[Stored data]
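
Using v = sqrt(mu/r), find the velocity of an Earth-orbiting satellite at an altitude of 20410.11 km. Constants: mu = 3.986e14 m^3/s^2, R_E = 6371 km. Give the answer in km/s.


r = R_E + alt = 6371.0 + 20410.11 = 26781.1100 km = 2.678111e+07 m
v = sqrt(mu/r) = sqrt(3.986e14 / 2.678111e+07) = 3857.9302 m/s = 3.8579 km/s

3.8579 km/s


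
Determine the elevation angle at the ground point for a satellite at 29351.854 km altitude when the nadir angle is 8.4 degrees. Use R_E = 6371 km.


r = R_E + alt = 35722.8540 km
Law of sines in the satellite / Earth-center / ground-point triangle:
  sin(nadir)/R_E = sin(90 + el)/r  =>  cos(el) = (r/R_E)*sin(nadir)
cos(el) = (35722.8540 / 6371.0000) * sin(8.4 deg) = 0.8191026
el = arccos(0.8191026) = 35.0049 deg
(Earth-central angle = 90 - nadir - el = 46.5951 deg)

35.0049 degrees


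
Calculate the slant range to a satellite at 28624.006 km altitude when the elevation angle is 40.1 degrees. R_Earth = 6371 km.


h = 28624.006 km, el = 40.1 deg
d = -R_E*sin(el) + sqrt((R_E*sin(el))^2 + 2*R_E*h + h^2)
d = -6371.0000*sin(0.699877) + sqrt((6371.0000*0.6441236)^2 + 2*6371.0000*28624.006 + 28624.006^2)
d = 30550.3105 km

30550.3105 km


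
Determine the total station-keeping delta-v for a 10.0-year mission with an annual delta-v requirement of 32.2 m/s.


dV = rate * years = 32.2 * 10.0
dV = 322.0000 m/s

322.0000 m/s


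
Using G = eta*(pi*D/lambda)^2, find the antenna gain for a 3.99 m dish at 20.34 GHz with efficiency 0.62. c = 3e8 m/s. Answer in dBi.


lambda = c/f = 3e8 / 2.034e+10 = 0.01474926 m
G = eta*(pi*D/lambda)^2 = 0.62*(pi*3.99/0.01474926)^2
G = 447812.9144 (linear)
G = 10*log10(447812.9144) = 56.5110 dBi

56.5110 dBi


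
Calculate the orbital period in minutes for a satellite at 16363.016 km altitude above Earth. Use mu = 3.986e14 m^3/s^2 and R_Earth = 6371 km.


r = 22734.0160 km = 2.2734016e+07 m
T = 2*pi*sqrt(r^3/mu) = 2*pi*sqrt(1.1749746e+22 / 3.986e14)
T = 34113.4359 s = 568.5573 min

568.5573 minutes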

→ Work request
Every entry must be set down exactly, with nothing left out.

→ Reply to the exercise
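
Using v = sqrt(mu/r), find the velocity of an Earth-orbiting satellite at an altitude of 20410.11 km. Constants: mu = 3.986e14 m^3/s^2, R_E = 6371 km. Give the answer in km/s.


r = R_E + alt = 6371.0 + 20410.11 = 26781.1100 km = 2.678111e+07 m
v = sqrt(mu/r) = sqrt(3.986e14 / 2.678111e+07) = 3857.9302 m/s = 3.8579 km/s

3.8579 km/s


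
Determine the elevation angle at the ground point for a satellite at 29351.854 km altitude when the nadir angle is 8.4 degrees. Use R_E = 6371 km.


r = R_E + alt = 35722.8540 km
Law of sines in the satellite / Earth-center / ground-point triangle:
  sin(nadir)/R_E = sin(90 + el)/r  =>  cos(el) = (r/R_E)*sin(nadir)
cos(el) = (35722.8540 / 6371.0000) * sin(8.4 deg) = 0.8191026
el = arccos(0.8191026) = 35.0049 deg
(Earth-central angle = 90 - nadir - el = 46.5951 deg)

35.0049 degrees


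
Calculate the slant range to a satellite at 28624.006 km altitude when the elevation angle is 40.1 degrees. R_Earth = 6371 km.


h = 28624.006 km, el = 40.1 deg
d = -R_E*sin(el) + sqrt((R_E*sin(el))^2 + 2*R_E*h + h^2)
d = -6371.0000*sin(0.699877) + sqrt((6371.0000*0.6441236)^2 + 2*6371.0000*28624.006 + 28624.006^2)
d = 30550.3105 km

30550.3105 km


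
Determine the total station-keeping delta-v for a 10.0-year mission with an annual delta-v requirement of 32.2 m/s.


dV = rate * years = 32.2 * 10.0
dV = 322.0000 m/s

322.0000 m/s


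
Using G = eta*(pi*D/lambda)^2, find the antenna gain for a 3.99 m dish at 20.34 GHz with efficiency 0.62. c = 3e8 m/s. Answer in dBi.


lambda = c/f = 3e8 / 2.034e+10 = 0.01474926 m
G = eta*(pi*D/lambda)^2 = 0.62*(pi*3.99/0.01474926)^2
G = 447812.9144 (linear)
G = 10*log10(447812.9144) = 56.5110 dBi

56.5110 dBi


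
Calculate the orbital period in minutes for a satellite at 16363.016 km altitude above Earth. Use mu = 3.986e14 m^3/s^2 and R_Earth = 6371 km.


r = 22734.0160 km = 2.2734016e+07 m
T = 2*pi*sqrt(r^3/mu) = 2*pi*sqrt(1.1749746e+22 / 3.986e14)
T = 34113.4359 s = 568.5573 min

568.5573 minutes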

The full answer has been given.